Exercise directions | You are asked to write out the entries exactly as they are given.

The input |

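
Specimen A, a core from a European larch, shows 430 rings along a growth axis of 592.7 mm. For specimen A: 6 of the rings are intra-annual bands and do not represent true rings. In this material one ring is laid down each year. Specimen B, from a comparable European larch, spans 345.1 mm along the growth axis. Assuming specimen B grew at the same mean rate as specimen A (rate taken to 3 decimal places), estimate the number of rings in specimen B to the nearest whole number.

247 rings

Specimen A: true ring count = 430 − 6 = 424.
A: Mean rate = 592.7 mm / 424 years ≈ 1.398 mm/yr.
B spans 345.1 / 1.398 = 246.85 years ≈ 247 rings.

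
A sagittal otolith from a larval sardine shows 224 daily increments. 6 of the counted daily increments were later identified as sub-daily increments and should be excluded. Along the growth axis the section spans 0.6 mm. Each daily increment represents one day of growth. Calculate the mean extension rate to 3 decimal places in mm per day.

True daily increment count = 224 − 6 = 218.
0.6 mm over 218 days gives 0.6 / 218 ≈ 0.003 mm per day.

0.003 mm per day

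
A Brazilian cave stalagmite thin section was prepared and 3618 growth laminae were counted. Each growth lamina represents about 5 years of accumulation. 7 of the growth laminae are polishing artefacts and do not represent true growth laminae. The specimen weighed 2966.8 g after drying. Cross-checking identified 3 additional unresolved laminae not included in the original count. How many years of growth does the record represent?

18070 yr

Correcting the raw count gives 3618 − 7 + 3 = 3614 true growth laminae.
Multiplying by 5 years per growth lamina: 3614 × 5 = 18070 years.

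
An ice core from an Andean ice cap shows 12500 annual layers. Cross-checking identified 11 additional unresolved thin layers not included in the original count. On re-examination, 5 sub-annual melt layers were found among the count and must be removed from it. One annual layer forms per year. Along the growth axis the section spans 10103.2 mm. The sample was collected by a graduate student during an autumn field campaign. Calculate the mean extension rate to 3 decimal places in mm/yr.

0.808 mm/yr

Adjusted count: 12500 − 5 + 11 = 12506 annual layers.
10103.2 mm over 12506 years gives 10103.2 / 12506 ≈ 0.808 mm/yr.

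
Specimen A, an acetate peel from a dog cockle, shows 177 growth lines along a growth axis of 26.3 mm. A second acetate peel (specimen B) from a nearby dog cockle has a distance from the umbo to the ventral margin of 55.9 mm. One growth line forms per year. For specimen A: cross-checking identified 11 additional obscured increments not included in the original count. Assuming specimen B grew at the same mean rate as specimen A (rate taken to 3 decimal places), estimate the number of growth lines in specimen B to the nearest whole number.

399 growth lines

Specimen A: correcting the raw count gives 177 + 11 = 188 true growth lines.
A: 26.3 mm over 188 years gives 26.3 / 188 ≈ 0.140 mm per year.
B spans 55.9 / 0.140 = 399.29 years ≈ 399 growth lines.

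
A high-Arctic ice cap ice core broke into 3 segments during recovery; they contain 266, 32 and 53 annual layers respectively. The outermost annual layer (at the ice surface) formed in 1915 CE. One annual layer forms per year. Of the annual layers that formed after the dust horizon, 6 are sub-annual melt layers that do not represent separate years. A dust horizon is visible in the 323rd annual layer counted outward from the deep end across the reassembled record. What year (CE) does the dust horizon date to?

1893 CE

Total annual layers = 266 + 32 + 53 = 351.
The dust horizon sits at annual layer 323 from the deep end, so 351 − 323 = 28 annual layers formed after it.
Removing the 6 false annual layers leaves 28 − 6 = 22 true annual layers beyond the dust horizon.
The annual layer at the ice surface is 1915 CE, so the dust horizon dates to 1915 − 22 = 1893 CE.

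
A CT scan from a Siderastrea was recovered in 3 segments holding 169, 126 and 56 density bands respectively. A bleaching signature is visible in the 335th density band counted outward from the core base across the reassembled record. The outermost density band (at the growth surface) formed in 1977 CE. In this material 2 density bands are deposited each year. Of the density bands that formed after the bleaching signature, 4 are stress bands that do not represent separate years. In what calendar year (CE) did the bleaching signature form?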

Solution to the exercise |
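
Specimen A, a core from a European larch, shows 430 rings along a growth axis of 592.7 mm. For specimen A: 6 of the rings are intra-annual bands and do not represent true rings. In this material one ring is laid down each year. Specimen B, from a comparable European larch, spans 345.1 mm along the growth axis. Assuming specimen B grew at the same mean rate as specimen A (rate taken to 3 decimal places), estimate the number of rings in specimen B to the nearest whole number.

247 rings

Specimen A: true ring count = 430 − 6 = 424.
A: Mean rate = 592.7 mm / 424 years ≈ 1.398 mm/yr.
B spans 345.1 / 1.398 = 246.85 years ≈ 247 rings.

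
A sagittal otolith from a larval sardine shows 224 daily increments. 6 of the counted daily increments were later identified as sub-daily increments and should be excluded. Along the growth axis the section spans 0.6 mm. Each daily increment represents one day of growth. Calculate the mean extension rate to 3 decimal places in mm per day.

True daily increment count = 224 − 6 = 218.
0.6 mm over 218 days gives 0.6 / 218 ≈ 0.003 mm per day.

0.003 mm per day

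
A Brazilian cave stalagmite thin section was prepared and 3618 growth laminae were counted. Each growth lamina represents about 5 years of accumulation. 7 of the growth laminae are polishing artefacts and do not represent true growth laminae. The specimen weighed 2966.8 g after drying. Cross-checking identified 3 additional unresolved laminae not included in the original count. How many years of growth does the record represent?

18070 yr

Correcting the raw count gives 3618 − 7 + 3 = 3614 true growth laminae.
Multiplying by 5 years per growth lamina: 3614 × 5 = 18070 years.

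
An ice core from an Andean ice cap shows 12500 annual layers. Cross-checking identified 11 additional unresolved thin layers not included in the original count. On re-examination, 5 sub-annual melt layers were found among the count and must be removed from it. One annual layer forms per year. Along the growth axis the section spans 10103.2 mm. The sample was collected by a graduate student during an autumn field campaign. Calculate the mean extension rate to 3 decimal places in mm/yr.

0.808 mm/yr

Adjusted count: 12500 − 5 + 11 = 12506 annual layers.
10103.2 mm over 12506 years gives 10103.2 / 12506 ≈ 0.808 mm/yr.

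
Specimen A, an acetate peel from a dog cockle, shows 177 growth lines along a growth axis of 26.3 mm. A second acetate peel (specimen B) from a nearby dog cockle has a distance from the umbo to the ventral margin of 55.9 mm. One growth line forms per year. For specimen A: cross-checking identified 11 additional obscured increments not included in the original count. Assuming specimen B grew at the same mean rate as specimen A (rate taken to 3 decimal places), estimate the number of growth lines in specimen B to the nearest whole number.

399 growth lines

Specimen A: correcting the raw count gives 177 + 11 = 188 true growth lines.
A: 26.3 mm over 188 years gives 26.3 / 188 ≈ 0.140 mm per year.
B spans 55.9 / 0.140 = 399.29 years ≈ 399 growth lines.

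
A high-Arctic ice cap ice core broke into 3 segments during recovery; they contain 266, 32 and 53 annual layers respectively. The outermost annual layer (at the ice surface) formed in 1915 CE. One annual layer forms per year. Of the annual layers that formed after the dust horizon, 6 are sub-annual melt layers that do not represent separate years. A dust horizon is visible in the 323rd annual layer counted outward from the deep end across the reassembled record. What year (CE) does the dust horizon date to?

1893 CE

Total annual layers = 266 + 32 + 53 = 351.
The dust horizon sits at annual layer 323 from the deep end, so 351 − 323 = 28 annual layers formed after it.
Removing the 6 false annual layers leaves 28 − 6 = 22 true annual layers beyond the dust horizon.
The annual layer at the ice surface is 1915 CE, so the dust horizon dates to 1915 − 22 = 1893 CE.

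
A CT scan from a Siderastrea was recovered in 3 segments holding 169, 126 and 56 density bands respectively. A bleaching signature is visible in the 335th density band counted outward from the core base across the reassembled record. The outermost density band (at the growth surface) formed in 1977 CE. In this material 2 density bands are deposited each year. Of the density bands that formed after the bleaching signature, 4 are stress bands that do not represent separate years. In what calendar year (CE) did the bleaching signature form?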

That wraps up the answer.